Your instructions> Could you reproduce, exactly and alone, the lines running from the one with "Define f with" to the end of the data below?

Records to use>
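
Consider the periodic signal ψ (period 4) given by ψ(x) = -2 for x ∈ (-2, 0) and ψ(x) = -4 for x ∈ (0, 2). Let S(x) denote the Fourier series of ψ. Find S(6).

-3

x = 6 differs from x = 2 by 1 full period(s), and the series is 4-periodic.
At x = 2 the one-sided limits are ψ(2^-) = -4 and ψ(2^+) = -2.
By Dirichlet's theorem the series converges to their average, [(-4) + (-2)]/2 = -3.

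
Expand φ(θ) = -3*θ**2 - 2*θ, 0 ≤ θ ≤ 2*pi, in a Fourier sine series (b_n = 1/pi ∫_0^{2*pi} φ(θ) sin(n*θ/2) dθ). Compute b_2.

4 + 12*pi

b_2 = 1/pi ∫_0^{2*pi} (-3*θ**2 - 2*θ) sin(θ) dθ.
Integrating by parts twice (tabular method), an antiderivative of (-3*θ**2 - 2*θ) sin(θ) is 3*θ**2*cos(θ) - 6*θ*sin(θ) + 2*θ*cos(θ) - 2*sin(θ) - 6*cos(θ); evaluating from 0 to 2*pi: ∫_{0}^{2*pi} (-3*θ**2 - 2*θ) sin(θ) dθ = (-6 + 4*pi + 12*pi**2) - (-6) = 4*pi*(1 + 3*pi).
Hence b_2 = (1/pi)·(4*pi*(1 + 3*pi)) = 4 + 12*pi.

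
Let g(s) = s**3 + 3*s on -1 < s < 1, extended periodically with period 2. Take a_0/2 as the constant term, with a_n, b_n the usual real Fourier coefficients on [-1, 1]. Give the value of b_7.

b_7 = ∫_{-1}^{1} g(s) sin(7*pi*s) ds.
g is odd and sin(7*pi*s) is odd, so the integrand is even and b_7 = 2 ∫_0^{1} g(s) sin(7*pi*s) ds.
Integrating by parts three times (tabular method), an antiderivative of (s**3 + 3*s) sin(7*pi*s) is -s**3*cos(7*pi*s)/(7*pi) + 3*s**2*sin(7*pi*s)/(49*pi**2) - 3*s*cos(7*pi*s)/(7*pi) + 6*s*cos(7*pi*s)/(343*pi**3) - 6*sin(7*pi*s)/(2401*pi**4) + 3*sin(7*pi*s)/(49*pi**2); evaluating from 0 to 1: ∫_{0}^{1} (s**3 + 3*s) sin(7*pi*s) ds = (2*(-3 + 98*pi**2)/(343*pi**3)) - (0) = 2*(-3 + 98*pi**2)/(343*pi**3).
Hence b_7 = 2·(2*(-3 + 98*pi**2)/(343*pi**3)) = 4*(-3 + 98*pi**2)/(343*pi**3).

4*(-3 + 98*pi**2)/(343*pi**3)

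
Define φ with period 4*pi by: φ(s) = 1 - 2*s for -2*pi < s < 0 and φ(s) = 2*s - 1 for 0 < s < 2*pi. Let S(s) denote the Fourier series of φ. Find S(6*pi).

s = 6*pi differs from s = -2*pi by 2 full period(s), and the series is 4*pi-periodic.
At s = -2*pi the one-sided limits are φ(-2*pi^-) = -1 + 4*pi and φ(-2*pi^+) = 1 + 4*pi.
By Dirichlet's theorem the series converges to their average, [(-1 + 4*pi) + (1 + 4*pi)]/2 = 4*pi.

4*pi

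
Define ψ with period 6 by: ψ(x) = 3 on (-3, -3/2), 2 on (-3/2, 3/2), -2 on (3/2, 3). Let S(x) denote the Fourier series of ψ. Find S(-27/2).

x = -27/2 differs from x = -3/2 by -2 full period(s), and the series is 6-periodic.
At x = -3/2 the one-sided limits are ψ(-3/2^-) = 3 and ψ(-3/2^+) = 2.
By Dirichlet's theorem the series converges to their average, [(3) + (2)]/2 = 5/2.

5/2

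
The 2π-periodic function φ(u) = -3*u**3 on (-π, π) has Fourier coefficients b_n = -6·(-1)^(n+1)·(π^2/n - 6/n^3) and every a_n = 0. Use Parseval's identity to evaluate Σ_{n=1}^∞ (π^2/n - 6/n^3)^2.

pi**6/14

Parseval: Σ b_n^2 = (1/π) ∫_{-π}^{π} φ(u)^2 du = 18*pi**6/7.
b_n^2 = 36·(π^2/n - 6/n^3)^2, so the sum equals (18*pi**6/7)/36 = pi**6/14.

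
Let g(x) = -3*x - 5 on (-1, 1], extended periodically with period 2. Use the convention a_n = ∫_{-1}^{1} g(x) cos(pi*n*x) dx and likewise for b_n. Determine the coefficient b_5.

-6/(5*pi)

b_5 = ∫_{-1}^{1} g(x) sin(5*pi*x) dx.
Integrating by parts (boundary term plus one more integral), an antiderivative of (-3*x - 5) sin(5*pi*x) is 3*x*cos(5*pi*x)/(5*pi) - 3*sin(5*pi*x)/(25*pi**2) + cos(5*pi*x)/pi; evaluating from -1 to 1: ∫_{-1}^{1} (-3*x - 5) sin(5*pi*x) dx = (-8/(5*pi)) - (-2/(5*pi)) = -6/(5*pi).
Hence b_5 = -6/(5*pi).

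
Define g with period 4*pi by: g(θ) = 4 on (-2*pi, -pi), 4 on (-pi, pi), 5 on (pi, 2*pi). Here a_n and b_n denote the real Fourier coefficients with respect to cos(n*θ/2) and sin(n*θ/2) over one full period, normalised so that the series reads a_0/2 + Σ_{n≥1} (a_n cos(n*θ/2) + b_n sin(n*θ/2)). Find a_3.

a_3 = (1/(2*pi)) ∫_{-2*pi}^{2*pi} g(θ) cos(3*θ/2) dθ.
Split the integral at the breakpoints.
Directly, an antiderivative of (4) cos(3*θ/2) is 8*sin(3*θ/2)/3; evaluating from -2*pi to -pi: ∫_{-2*pi}^{-pi} (4) cos(3*θ/2) dθ = (8/3) - (0) = 8/3.
Directly, an antiderivative of (4) cos(3*θ/2) is 8*sin(3*θ/2)/3; evaluating from -pi to pi: ∫_{-pi}^{pi} (4) cos(3*θ/2) dθ = (-8/3) - (8/3) = -16/3.
Directly, an antiderivative of (5) cos(3*θ/2) is 10*sin(3*θ/2)/3; evaluating from pi to 2*pi: ∫_{pi}^{2*pi} (5) cos(3*θ/2) dθ = (0) - (-10/3) = 10/3.
Summing the pieces and multiplying by (1/(2*pi)) gives a_3 = 1/(3*pi).

1/(3*pi)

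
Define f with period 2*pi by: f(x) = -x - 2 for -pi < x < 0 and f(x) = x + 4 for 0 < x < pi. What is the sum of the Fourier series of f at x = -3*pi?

1 + pi

x = -3*pi differs from x = pi by -2 full period(s), and the series is 2*pi-periodic.
At x = pi the one-sided limits are f(pi^-) = pi + 4 and f(pi^+) = -2 + pi.
By Dirichlet's theorem the series converges to their average, [(pi + 4) + (-2 + pi)]/2 = 1 + pi.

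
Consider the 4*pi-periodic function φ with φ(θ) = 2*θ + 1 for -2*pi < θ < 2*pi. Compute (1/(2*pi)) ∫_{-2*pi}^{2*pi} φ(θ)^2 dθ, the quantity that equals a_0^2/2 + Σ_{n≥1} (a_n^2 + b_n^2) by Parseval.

(1/(2*pi)) ∫_{-2*pi}^{2*pi} φ(θ)^2 dθ = (1/(2*pi)) · (4*pi + 64*pi**3/3) = 2 + 32*pi**2/3.

2 + 32*pi**2/3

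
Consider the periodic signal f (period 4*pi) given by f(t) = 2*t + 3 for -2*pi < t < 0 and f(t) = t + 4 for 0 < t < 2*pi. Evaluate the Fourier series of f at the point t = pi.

f is continuous at t = pi with value pi + 4, so the series converges to pi + 4 there.

pi + 4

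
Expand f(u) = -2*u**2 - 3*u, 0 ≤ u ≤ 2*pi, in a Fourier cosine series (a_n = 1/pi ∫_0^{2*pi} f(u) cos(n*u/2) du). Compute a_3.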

Answer for this exercise>
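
Define f with period 2*pi by: f(x) = -x - 2 for -pi < x < 0 and f(x) = x + 4 for 0 < x < pi. What is the sum of the Fourier series of f at x = -3*pi?

1 + pi

x = -3*pi differs from x = pi by -2 full period(s), and the series is 2*pi-periodic.
At x = pi the one-sided limits are f(pi^-) = pi + 4 and f(pi^+) = -2 + pi.
By Dirichlet's theorem the series converges to their average, [(pi + 4) + (-2 + pi)]/2 = 1 + pi.

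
Consider the 4*pi-periodic function φ with φ(θ) = 2*θ + 1 for -2*pi < θ < 2*pi. Compute (1/(2*pi)) ∫_{-2*pi}^{2*pi} φ(θ)^2 dθ, the quantity that equals a_0^2/2 + Σ_{n≥1} (a_n^2 + b_n^2) by Parseval.

(1/(2*pi)) ∫_{-2*pi}^{2*pi} φ(θ)^2 dθ = (1/(2*pi)) · (4*pi + 64*pi**3/3) = 2 + 32*pi**2/3.

2 + 32*pi**2/3

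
Consider the periodic signal f (period 4*pi) given by f(t) = 2*t + 3 for -2*pi < t < 0 and f(t) = t + 4 for 0 < t < 2*pi. Evaluate the Fourier series of f at the point t = pi.

f is continuous at t = pi with value pi + 4, so the series converges to pi + 4 there.

pi + 4

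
Expand f(u) = -2*u**2 - 3*u, 0 ≤ u ≤ 2*pi, in a Fourier cosine series (a_n = 1/pi ∫_0^{2*pi} f(u) cos(n*u/2) du). Compute a_3.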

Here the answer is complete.